[Your objective]
Your task is to copy every line below that contains the word "projected".
Source data below:
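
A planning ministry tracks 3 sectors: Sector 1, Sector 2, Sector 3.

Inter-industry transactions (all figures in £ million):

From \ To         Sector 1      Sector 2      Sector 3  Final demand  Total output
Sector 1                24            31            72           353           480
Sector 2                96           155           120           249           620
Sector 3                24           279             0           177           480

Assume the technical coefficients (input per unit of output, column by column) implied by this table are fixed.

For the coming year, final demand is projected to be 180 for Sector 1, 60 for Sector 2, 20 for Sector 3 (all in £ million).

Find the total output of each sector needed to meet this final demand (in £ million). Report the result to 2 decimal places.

x_1 = 215.85, x_2 = 173.91, x_3 = 109.05

Technical coefficients a_ij = z_ij / X_j:
  a_11 = 24/480 = 0.05, a_21 = 96/480 = 0.20, a_31 = 24/480 = 0.05
  a_12 = 31/620 = 0.05, a_22 = 155/620 = 0.25, a_32 = 279/620 = 0.45
  a_13 = 72/480 = 0.15, a_23 = 120/480 = 0.25, a_33 = 0/480 = 0.00
I − A =
  [   0.95    -0.05    -0.15]
  [  -0.20     0.75    -0.25]
  [  -0.05    -0.45     1.00]
Cofactors of I−A, C_ij = (−1)^(i+j)·(minor ij) (rows/columns in the sector order above):
  C_11 = (0.75)(1.00) − (-0.25)(-0.45) = 0.6375
  C_12 = −[(-0.20)(1.00) − (-0.25)(-0.05)] = 0.2125
  C_13 = (-0.20)(-0.45) − (0.75)(-0.05) = 0.1275
  C_21 = −[(-0.05)(1.00) − (-0.15)(-0.45)] = 0.1175
  C_22 = (0.95)(1.00) − (-0.15)(-0.05) = 0.9425
  C_23 = −[(0.95)(-0.45) − (-0.05)(-0.05)] = 0.4300
  C_31 = (-0.05)(-0.25) − (-0.15)(0.75) = 0.1250
  C_32 = −[(0.95)(-0.25) − (-0.15)(-0.20)] = 0.2675
  C_33 = (0.95)(0.75) − (-0.05)(-0.20) = 0.7025
det(I−A) = Σ_j (I−A)_1j·C_1j = (0.95)(0.6375) + (-0.05)(0.2125) + (-0.15)(0.1275) = 0.575875
adj(I−A) = Cᵀ =
  [ 0.6375   0.1175   0.1250]
  [ 0.2125   0.9425   0.2675]
  [ 0.1275   0.4300   0.7025]
(I − A)⁻¹ = adj(I−A) / det(I−A) ≈
  [   1.1070     0.2040     0.2171]
  [   0.3690     1.6366     0.4645]
  [   0.2214     0.7467     1.2199]
x = (I − A)⁻¹ d = adj(I−A)·d / det(I−A), with det(I−A) = 0.575875:
  x_1 = (0.6375·180 + 0.1175·60 + 0.1250·20) / 0.575875 = 124.30 / 0.575875 ≈ 215.85
  x_2 = (0.2125·180 + 0.9425·60 + 0.2675·20) / 0.575875 = 100.15 / 0.575875 ≈ 173.91
  x_3 = (0.1275·180 + 0.4300·60 + 0.7025·20) / 0.575875 = 62.80 / 0.575875 ≈ 109.05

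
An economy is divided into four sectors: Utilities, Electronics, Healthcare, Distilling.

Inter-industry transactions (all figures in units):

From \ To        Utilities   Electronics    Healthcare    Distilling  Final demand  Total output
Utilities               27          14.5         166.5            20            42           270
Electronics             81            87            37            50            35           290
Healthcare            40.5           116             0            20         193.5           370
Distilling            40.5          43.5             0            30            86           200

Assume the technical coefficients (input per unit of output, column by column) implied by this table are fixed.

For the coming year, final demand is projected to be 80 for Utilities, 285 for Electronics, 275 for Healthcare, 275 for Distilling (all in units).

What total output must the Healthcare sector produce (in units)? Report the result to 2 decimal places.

Technical coefficients a_ij = z_ij / X_j:
  a_UU = 27/270 = 0.10, a_EU = 81/270 = 0.30, a_HU = 40.5/270 = 0.15, a_DU = 40.5/270 = 0.15
  a_UE = 14.5/290 = 0.05, a_EE = 87/290 = 0.30, a_HE = 116/290 = 0.40, a_DE = 43.5/290 = 0.15
  a_UH = 166.5/370 = 0.45, a_EH = 37/370 = 0.10, a_HH = 0/370 = 0.00, a_DH = 0/370 = 0.00
  a_UD = 20/200 = 0.10, a_ED = 50/200 = 0.25, a_HD = 20/200 = 0.10, a_DD = 30/200 = 0.15
I − A =
  [   0.90    -0.05    -0.45    -0.10]
  [  -0.30     0.70    -0.10    -0.25]
  [  -0.15    -0.40     1.00    -0.10]
  [  -0.15    -0.15     0.00     0.85]
Compute the cofactors C_ij = (−1)^(i+j)·(3×3 minor ij) of I−A; the adjugate is their transpose:
adj(I−A) = Cᵀ =
  [ 0.522000   0.217250   0.256625   0.155500]
  [ 0.306750   0.685875   0.206625   0.262125]
  [ 0.215625   0.322875   0.472125   0.175875]
  [ 0.146250   0.159375   0.081750   0.477000]
det(I−A) = Σ_j (I−A)_1j·C_1j = (0.90)(0.522000) + (-0.05)(0.306750) + (-0.45)(0.215625) + (-0.10)(0.146250) = 0.34280625
(I − A)⁻¹ = adj(I−A) / det(I−A) ≈
  [   1.5227     0.6337     0.7486     0.4536]
  [   0.8948     2.0008     0.6027     0.7646]
  [   0.6290     0.9419     1.3772     0.5130]
  [   0.4266     0.4649     0.2385     1.3915]
x = (I − A)⁻¹ d = adj(I−A)·d / det(I−A), with det(I−A) = 0.34280625:
  x_U = (0.522000·80 + 0.217250·285 + 0.256625·275 + 0.155500·275) / 0.34280625 = 217.010625 / 0.34280625 ≈ 633.04
  x_E = (0.306750·80 + 0.685875·285 + 0.206625·275 + 0.262125·275) / 0.34280625 = 348.920625 / 0.34280625 ≈ 1017.84
  x_H = (0.215625·80 + 0.322875·285 + 0.472125·275 + 0.175875·275) / 0.34280625 = 287.469375 / 0.34280625 ≈ 838.58
  x_D = (0.146250·80 + 0.159375·285 + 0.081750·275 + 0.477000·275) / 0.34280625 = 210.778125 / 0.34280625 ≈ 614.86

x_H = 838.58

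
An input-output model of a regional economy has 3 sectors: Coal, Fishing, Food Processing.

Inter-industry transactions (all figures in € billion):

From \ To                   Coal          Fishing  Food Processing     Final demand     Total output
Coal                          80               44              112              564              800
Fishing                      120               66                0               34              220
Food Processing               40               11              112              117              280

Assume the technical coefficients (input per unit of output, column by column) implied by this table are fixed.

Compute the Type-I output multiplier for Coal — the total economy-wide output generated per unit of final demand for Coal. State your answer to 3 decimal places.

Technical coefficients a_ij = z_ij / X_j:
  a_11 = 80/800 = 0.10, a_21 = 120/800 = 0.15, a_31 = 40/800 = 0.05
  a_12 = 44/220 = 0.20, a_22 = 66/220 = 0.30, a_32 = 11/220 = 0.05
  a_13 = 112/280 = 0.40, a_23 = 0/280 = 0.00, a_33 = 112/280 = 0.40
I − A =
  [   0.90    -0.20    -0.40]
  [  -0.15     0.70     0.00]
  [  -0.05    -0.05     0.60]
Cofactors of I−A, C_ij = (−1)^(i+j)·(minor ij) (rows/columns in the sector order above):
  C_11 = (0.70)(0.60) − (0.00)(-0.05) = 0.4200
  C_12 = −[(-0.15)(0.60) − (0.00)(-0.05)] = 0.0900
  C_13 = (-0.15)(-0.05) − (0.70)(-0.05) = 0.0425
  C_21 = −[(-0.20)(0.60) − (-0.40)(-0.05)] = 0.1400
  C_22 = (0.90)(0.60) − (-0.40)(-0.05) = 0.5200
  C_23 = −[(0.90)(-0.05) − (-0.20)(-0.05)] = 0.0550
  C_31 = (-0.20)(0.00) − (-0.40)(0.70) = 0.2800
  C_32 = −[(0.90)(0.00) − (-0.40)(-0.15)] = 0.0600
  C_33 = (0.90)(0.70) − (-0.20)(-0.15) = 0.6000
det(I−A) = Σ_j (I−A)_1j·C_1j = (0.90)(0.4200) + (-0.20)(0.0900) + (-0.40)(0.0425) = 0.3430
adj(I−A) = Cᵀ =
  [ 0.4200   0.1400   0.2800]
  [ 0.0900   0.5200   0.0600]
  [ 0.0425   0.0550   0.6000]
(I − A)⁻¹ = adj(I−A) / det(I−A) ≈
  [   1.2245     0.4082     0.8163]
  [   0.2624     1.5160     0.1749]
  [   0.1239     0.1603     1.7493]
The output multiplier for sector j is the column-j sum of the Leontief inverse (I − A)⁻¹ = adj(I−A) / det(I−A).
Column 1 of adj(I−A): (0.4200, 0.0900, 0.0425); det(I−A) = 0.3430.
m_1 = (0.4200 + 0.0900 + 0.0425) / 0.3430 = 0.5525 / 0.3430 ≈ 1.611.

m_1 = 1.611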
End of Source data.
[Task answer]
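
For the coming year, final demand is projected to be 180 for Sector 1, 60 for Sector 2, 20 for Sector 3 (all in £ million).
For the coming year, final demand is projected to be 80 for Utilities, 285 for Electronics, 275 for Healthcare, 275 for Distilling (all in units).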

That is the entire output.